WHAT THE TASK REQUIRES
Below is some data. Retype exactly the lines starting at the one with "A wire's resistivity" and ending at the one with "Here ρ = R A / L.".

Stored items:
===============

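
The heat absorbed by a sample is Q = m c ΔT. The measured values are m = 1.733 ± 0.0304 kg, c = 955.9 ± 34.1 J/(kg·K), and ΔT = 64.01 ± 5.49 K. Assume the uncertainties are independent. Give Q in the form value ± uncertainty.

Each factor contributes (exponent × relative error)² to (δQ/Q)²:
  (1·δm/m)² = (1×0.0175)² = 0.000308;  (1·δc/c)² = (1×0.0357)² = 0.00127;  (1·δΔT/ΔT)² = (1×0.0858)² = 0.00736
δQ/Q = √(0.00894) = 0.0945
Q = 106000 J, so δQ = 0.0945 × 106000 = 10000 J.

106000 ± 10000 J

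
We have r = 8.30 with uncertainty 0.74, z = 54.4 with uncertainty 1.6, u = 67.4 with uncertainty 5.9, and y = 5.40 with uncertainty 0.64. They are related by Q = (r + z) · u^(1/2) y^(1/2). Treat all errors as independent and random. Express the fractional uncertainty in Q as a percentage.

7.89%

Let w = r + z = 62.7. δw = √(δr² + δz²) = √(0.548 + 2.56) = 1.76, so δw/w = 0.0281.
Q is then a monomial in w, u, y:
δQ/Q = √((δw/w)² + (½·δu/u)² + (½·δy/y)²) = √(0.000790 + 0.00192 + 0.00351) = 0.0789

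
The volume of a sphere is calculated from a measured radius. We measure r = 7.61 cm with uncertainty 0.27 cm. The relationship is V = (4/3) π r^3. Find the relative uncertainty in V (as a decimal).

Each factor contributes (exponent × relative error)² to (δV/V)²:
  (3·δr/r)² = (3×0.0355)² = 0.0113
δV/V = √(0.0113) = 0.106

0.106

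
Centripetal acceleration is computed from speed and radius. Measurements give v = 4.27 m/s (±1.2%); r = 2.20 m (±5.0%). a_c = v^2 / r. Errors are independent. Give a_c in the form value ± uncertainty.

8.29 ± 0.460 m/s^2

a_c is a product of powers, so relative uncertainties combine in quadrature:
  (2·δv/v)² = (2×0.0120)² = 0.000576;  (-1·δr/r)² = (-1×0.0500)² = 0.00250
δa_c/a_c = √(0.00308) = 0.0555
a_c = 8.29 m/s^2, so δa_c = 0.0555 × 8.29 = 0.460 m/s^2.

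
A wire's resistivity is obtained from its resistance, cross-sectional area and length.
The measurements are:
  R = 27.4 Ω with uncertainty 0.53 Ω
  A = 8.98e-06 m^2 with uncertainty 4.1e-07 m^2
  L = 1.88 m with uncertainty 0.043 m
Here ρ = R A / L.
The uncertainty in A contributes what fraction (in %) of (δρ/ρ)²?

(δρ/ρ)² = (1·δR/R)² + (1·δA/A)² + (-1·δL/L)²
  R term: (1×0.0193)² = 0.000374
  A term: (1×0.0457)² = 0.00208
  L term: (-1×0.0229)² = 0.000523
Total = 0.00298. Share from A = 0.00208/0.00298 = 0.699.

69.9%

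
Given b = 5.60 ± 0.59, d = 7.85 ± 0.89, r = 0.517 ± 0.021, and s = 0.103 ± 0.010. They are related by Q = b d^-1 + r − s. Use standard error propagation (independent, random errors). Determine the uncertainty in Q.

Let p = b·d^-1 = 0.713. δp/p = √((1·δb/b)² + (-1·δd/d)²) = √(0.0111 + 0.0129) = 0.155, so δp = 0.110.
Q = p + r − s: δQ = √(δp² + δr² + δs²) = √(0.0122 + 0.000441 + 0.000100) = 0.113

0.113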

===============

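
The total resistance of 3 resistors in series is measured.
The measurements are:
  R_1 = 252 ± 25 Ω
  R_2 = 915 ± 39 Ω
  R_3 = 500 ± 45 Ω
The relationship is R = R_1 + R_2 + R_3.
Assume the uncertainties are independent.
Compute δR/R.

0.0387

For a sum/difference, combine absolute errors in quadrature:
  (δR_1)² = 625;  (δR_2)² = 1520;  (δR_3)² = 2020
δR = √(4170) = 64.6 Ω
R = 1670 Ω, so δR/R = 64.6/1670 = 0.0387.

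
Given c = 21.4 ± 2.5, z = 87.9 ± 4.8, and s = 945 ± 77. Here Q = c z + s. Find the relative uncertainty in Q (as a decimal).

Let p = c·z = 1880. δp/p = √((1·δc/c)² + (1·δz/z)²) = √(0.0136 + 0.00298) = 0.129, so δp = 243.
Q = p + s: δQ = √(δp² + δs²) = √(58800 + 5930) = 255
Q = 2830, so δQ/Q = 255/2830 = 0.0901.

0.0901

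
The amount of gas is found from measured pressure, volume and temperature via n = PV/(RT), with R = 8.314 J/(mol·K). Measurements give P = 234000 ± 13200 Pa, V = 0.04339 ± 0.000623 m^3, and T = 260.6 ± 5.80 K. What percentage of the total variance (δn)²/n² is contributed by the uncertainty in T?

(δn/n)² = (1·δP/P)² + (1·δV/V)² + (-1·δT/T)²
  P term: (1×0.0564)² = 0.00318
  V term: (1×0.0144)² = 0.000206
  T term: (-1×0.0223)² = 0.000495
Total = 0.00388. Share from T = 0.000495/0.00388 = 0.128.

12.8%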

===============

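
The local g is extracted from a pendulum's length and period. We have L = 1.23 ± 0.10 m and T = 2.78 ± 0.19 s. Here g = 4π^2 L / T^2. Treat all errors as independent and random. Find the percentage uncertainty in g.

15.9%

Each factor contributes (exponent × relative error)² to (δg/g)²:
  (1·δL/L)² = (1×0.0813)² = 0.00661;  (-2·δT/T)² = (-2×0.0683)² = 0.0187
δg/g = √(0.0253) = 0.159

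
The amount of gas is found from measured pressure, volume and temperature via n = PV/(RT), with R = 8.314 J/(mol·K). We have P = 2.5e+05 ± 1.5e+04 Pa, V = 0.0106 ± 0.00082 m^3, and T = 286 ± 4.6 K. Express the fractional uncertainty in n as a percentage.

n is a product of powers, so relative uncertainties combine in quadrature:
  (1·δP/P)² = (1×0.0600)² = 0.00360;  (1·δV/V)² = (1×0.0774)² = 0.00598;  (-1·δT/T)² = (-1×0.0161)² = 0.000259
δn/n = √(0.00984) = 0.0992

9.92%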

===============

EXERCISE ANSWER
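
A wire's resistivity is obtained from its resistance, cross-sectional area and length.
The measurements are:
  R = 27.4 Ω with uncertainty 0.53 Ω
  A = 8.98e-06 m^2 with uncertainty 4.1e-07 m^2
  L = 1.88 m with uncertainty 0.043 m
Here ρ = R A / L.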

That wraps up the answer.